**RECORDS:**
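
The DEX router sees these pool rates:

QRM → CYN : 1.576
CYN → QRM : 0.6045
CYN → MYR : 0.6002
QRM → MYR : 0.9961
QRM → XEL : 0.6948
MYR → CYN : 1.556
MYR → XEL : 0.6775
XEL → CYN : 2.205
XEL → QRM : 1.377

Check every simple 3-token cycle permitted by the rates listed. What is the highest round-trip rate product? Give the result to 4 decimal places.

0.9369

MYR→CYN→QRM→MYR: 1.556 × 0.6045 × 0.9961 = 0.93693
MYR→XEL→QRM→MYR: 0.6775 × 1.377 × 0.9961 = 0.92928
CYN→QRM→XEL→CYN: 0.6045 × 0.6948 × 2.205 = 0.92611
MYR→XEL→CYN→MYR: 0.6775 × 2.205 × 0.6002 = 0.89663
Maximum is MYR→CYN→QRM→MYR at 0.9369; no arbitrage — every cycle loses value.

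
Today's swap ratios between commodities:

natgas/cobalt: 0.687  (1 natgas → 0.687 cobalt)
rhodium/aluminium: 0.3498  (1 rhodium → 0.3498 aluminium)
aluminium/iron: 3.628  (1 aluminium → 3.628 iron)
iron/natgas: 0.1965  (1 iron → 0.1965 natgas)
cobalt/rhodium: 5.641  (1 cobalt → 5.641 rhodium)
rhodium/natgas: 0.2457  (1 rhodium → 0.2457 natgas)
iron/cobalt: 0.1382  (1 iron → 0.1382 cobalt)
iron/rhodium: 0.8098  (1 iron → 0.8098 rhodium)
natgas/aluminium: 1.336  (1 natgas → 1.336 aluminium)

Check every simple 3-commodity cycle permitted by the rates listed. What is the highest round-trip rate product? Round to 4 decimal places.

1.0277

rhodium→aluminium→iron→rhodium: 0.3498 × 3.628 × 0.8098 = 1.02770
iron→natgas→aluminium→iron: 0.1965 × 1.336 × 3.628 = 0.95244
rhodium→natgas→cobalt→rhodium: 0.2457 × 0.687 × 5.641 = 0.95218
Maximum is rhodium→aluminium→iron→rhodium at 1.0277; arbitrage exists.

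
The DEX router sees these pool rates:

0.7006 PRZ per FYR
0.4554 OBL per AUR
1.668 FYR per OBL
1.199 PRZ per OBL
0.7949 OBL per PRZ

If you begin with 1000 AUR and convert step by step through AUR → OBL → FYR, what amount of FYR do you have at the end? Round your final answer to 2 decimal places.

1000 AUR × 0.4554 = 455.4 OBL
455.4 OBL × 1.668 = 759.6072 FYR

759.61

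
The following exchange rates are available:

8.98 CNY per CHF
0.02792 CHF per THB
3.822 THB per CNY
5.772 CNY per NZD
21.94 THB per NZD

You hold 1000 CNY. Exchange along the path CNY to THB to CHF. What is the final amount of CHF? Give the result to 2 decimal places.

106.71

1000 CNY × 3.822 = 3822 THB
3822 THB × 0.02792 = 106.71024 CHF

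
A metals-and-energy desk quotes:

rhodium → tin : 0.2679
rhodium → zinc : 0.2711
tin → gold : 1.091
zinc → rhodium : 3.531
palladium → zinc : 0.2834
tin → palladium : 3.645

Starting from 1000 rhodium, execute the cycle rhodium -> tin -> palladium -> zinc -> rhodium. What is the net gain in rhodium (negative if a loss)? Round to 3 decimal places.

-22.835

1000 rhodium × 0.2679 = 267.9 tin
267.9 tin × 3.645 = 976.4955 palladium
976.4955 palladium × 0.2834 = 276.7388247 zinc
276.7388247 zinc × 3.531 = 977.1647900157 rhodium
Net change: 977.1647900157 − 1000 = -22.8352099843 rhodium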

**EXERCISE:** All of the material should appear again, reproduced word for word.

**SOLUTION TO THE PROBLEM:**
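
The DEX router sees these pool rates:

QRM → CYN : 1.576
CYN → QRM : 0.6045
CYN → MYR : 0.6002
QRM → MYR : 0.9961
QRM → XEL : 0.6948
MYR → CYN : 1.556
MYR → XEL : 0.6775
XEL → CYN : 2.205
XEL → QRM : 1.377

Check every simple 3-token cycle permitted by the rates listed. What is the highest round-trip rate product? Give the result to 4 decimal places.

0.9369

MYR→CYN→QRM→MYR: 1.556 × 0.6045 × 0.9961 = 0.93693
MYR→XEL→QRM→MYR: 0.6775 × 1.377 × 0.9961 = 0.92928
CYN→QRM→XEL→CYN: 0.6045 × 0.6948 × 2.205 = 0.92611
MYR→XEL→CYN→MYR: 0.6775 × 2.205 × 0.6002 = 0.89663
Maximum is MYR→CYN→QRM→MYR at 0.9369; no arbitrage — every cycle loses value.

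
Today's swap ratios between commodities:

natgas/cobalt: 0.687  (1 natgas → 0.687 cobalt)
rhodium/aluminium: 0.3498  (1 rhodium → 0.3498 aluminium)
aluminium/iron: 3.628  (1 aluminium → 3.628 iron)
iron/natgas: 0.1965  (1 iron → 0.1965 natgas)
cobalt/rhodium: 5.641  (1 cobalt → 5.641 rhodium)
rhodium/natgas: 0.2457  (1 rhodium → 0.2457 natgas)
iron/cobalt: 0.1382  (1 iron → 0.1382 cobalt)
iron/rhodium: 0.8098  (1 iron → 0.8098 rhodium)
natgas/aluminium: 1.336  (1 natgas → 1.336 aluminium)

Check every simple 3-commodity cycle permitted by the rates listed. What is the highest round-trip rate product? Round to 4 decimal places.

1.0277

rhodium→aluminium→iron→rhodium: 0.3498 × 3.628 × 0.8098 = 1.02770
iron→natgas→aluminium→iron: 0.1965 × 1.336 × 3.628 = 0.95244
rhodium→natgas→cobalt→rhodium: 0.2457 × 0.687 × 5.641 = 0.95218
Maximum is rhodium→aluminium→iron→rhodium at 1.0277; arbitrage exists.

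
The DEX router sees these pool rates:

0.7006 PRZ per FYR
0.4554 OBL per AUR
1.668 FYR per OBL
1.199 PRZ per OBL
0.7949 OBL per PRZ

If you begin with 1000 AUR and convert step by step through AUR → OBL → FYR, what amount of FYR do you have at the end? Round your final answer to 2 decimal places.

1000 AUR × 0.4554 = 455.4 OBL
455.4 OBL × 1.668 = 759.6072 FYR

759.61

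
The following exchange rates are available:

8.98 CNY per CHF
0.02792 CHF per THB
3.822 THB per CNY
5.772 CNY per NZD
21.94 THB per NZD

You hold 1000 CNY. Exchange along the path CNY to THB to CHF. What is the final amount of CHF? Give the result to 2 decimal places.

106.71

1000 CNY × 3.822 = 3822 THB
3822 THB × 0.02792 = 106.71024 CHF

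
A metals-and-energy desk quotes:

rhodium → tin : 0.2679
rhodium → zinc : 0.2711
tin → gold : 1.091
zinc → rhodium : 3.531
palladium → zinc : 0.2834
tin → palladium : 3.645

Starting from 1000 rhodium, execute the cycle rhodium -> tin -> palladium -> zinc -> rhodium. What is the net gain in rhodium (negative if a loss)? Round to 3 decimal places.

-22.835

1000 rhodium × 0.2679 = 267.9 tin
267.9 tin × 3.645 = 976.4955 palladium
976.4955 palladium × 0.2834 = 276.7388247 zinc
276.7388247 zinc × 3.531 = 977.1647900157 rhodium
Net change: 977.1647900157 − 1000 = -22.8352099843 rhodium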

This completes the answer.